- _WORK INSTRUCTIONS_
Each line from the one with "Using the sum" through the last line of the records must be output exactly, both ends included.

___ SUPPLIED RECORDS ___

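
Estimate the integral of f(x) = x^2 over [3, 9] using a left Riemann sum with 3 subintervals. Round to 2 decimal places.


Left Riemann sum uses left endpoints of each subinterval.
Interval: [3, 9], n = 3
dx = (9 - 3) / 3 = 2
Left endpoints: [3, 5, 7]
f values: [9, 25, 49]
Sum = dx * (sum of f values)
= 2 * 83
= 166 = 166.00

166.00


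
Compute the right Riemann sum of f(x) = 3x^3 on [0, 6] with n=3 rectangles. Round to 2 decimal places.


Right Riemann sum uses right endpoints of each subinterval.
Interval: [0, 6], n = 3
dx = (6 - 0) / 3 = 2
Right endpoints: [2, 4, 6]
f values: [24, 192, 648]
Sum = dx * (sum of f values)
= 2 * 864
= 1728 = 1728.00

1728.00


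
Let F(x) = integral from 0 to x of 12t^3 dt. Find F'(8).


By the Fundamental Theorem of Calculus (Part 1):
If F(x) = integral from 0 to x of f(t) dt, then F'(x) = f(x)
Here f(t) = 12t^3
So F'(x) = 12x^3
Evaluate at x = 8:
F'(8) = 12 * 8^3
= 12 * 512
= 6144

6144


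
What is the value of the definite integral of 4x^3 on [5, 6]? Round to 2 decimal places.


Find the antiderivative of 4x^3:
F(x) = 4/4 * x^4
Apply the Fundamental Theorem of Calculus:
F(6) - F(5)
= 4/4 * 6^4 - 4/4 * 5^4
= 4/4 * (1296 - 625)
= 4/4 * 671
= 671 = 671.00

671.00


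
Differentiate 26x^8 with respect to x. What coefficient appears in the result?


We apply the power rule: d/dx [ax^n] = a*n * x^(n-1)
d/dx [26x^8]
= 26 * 8 * x^(8-1)
= 208x^7
The coefficient is 208

208


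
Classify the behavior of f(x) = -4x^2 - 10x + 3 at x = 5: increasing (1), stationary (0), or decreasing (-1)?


Compute f'(x) to determine behavior:
f'(x) = -8x - 10
f'(5) = -8 * 5 - 10
= -40 - 10
= -50
Since f'(5) < 0, the function is decreasing (-1)

-1


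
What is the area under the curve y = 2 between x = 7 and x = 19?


The area under a constant function y = 2 is a rectangle.
Width = 19 - 7 = 12
Height = 2
Area = width * height
= 12 * 2
= 24

24


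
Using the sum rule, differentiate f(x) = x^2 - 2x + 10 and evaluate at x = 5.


Differentiate term by term using power and sum rules:
f(x) = x^2 - 2x + 10
f'(x) = 2x - 2
Substitute x = 5:
f'(5) = 2 * 5 - 2
= 10 - 2
= 8

8


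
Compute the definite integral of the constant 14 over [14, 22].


The integral of a constant k over [a, b] equals k * (b - a).
integral from 14 to 22 of 14 dx
= 14 * (22 - 14)
= 14 * 8
= 112

112


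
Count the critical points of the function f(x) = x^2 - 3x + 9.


Find where f'(x) = 0:
f'(x) = 2x - 3
Set f'(x) = 0:
2x - 3 = 0
x = 3 / 2 = 3/2
This is a linear equation in x, so there is exactly one solution.
Number of critical points: 1

1


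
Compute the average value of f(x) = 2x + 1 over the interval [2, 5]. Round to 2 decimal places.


Average value = 1/(b-a) * integral from a to b of f(x) dx
First compute the integral of 2x + 1:
F(x) = x^2 + x
F(5) = 1 * 25 + 1 * 5 = 30
F(2) = 1 * 4 + 1 * 2 = 6
Integral = 30 - 6 = 24
Average = 24 / (5 - 2) = 24 / 3
= 8 = 8.00

8.00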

___

- _RESPONSE_
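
Using the sum rule, differentiate f(x) = x^2 - 2x + 10 and evaluate at x = 5.


Differentiate term by term using power and sum rules:
f(x) = x^2 - 2x + 10
f'(x) = 2x - 2
Substitute x = 5:
f'(5) = 2 * 5 - 2
= 10 - 2
= 8

8


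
Compute the definite integral of the constant 14 over [14, 22].


The integral of a constant k over [a, b] equals k * (b - a).
integral from 14 to 22 of 14 dx
= 14 * (22 - 14)
= 14 * 8
= 112

112


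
Count the critical points of the function f(x) = x^2 - 3x + 9.


Find where f'(x) = 0:
f'(x) = 2x - 3
Set f'(x) = 0:
2x - 3 = 0
x = 3 / 2 = 3/2
This is a linear equation in x, so there is exactly one solution.
Number of critical points: 1

1


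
Compute the average value of f(x) = 2x + 1 over the interval [2, 5]. Round to 2 decimal places.


Average value = 1/(b-a) * integral from a to b of f(x) dx
First compute the integral of 2x + 1:
F(x) = x^2 + x
F(5) = 1 * 25 + 1 * 5 = 30
F(2) = 1 * 4 + 1 * 2 = 6
Integral = 30 - 6 = 24
Average = 24 / (5 - 2) = 24 / 3
= 8 = 8.00

8.00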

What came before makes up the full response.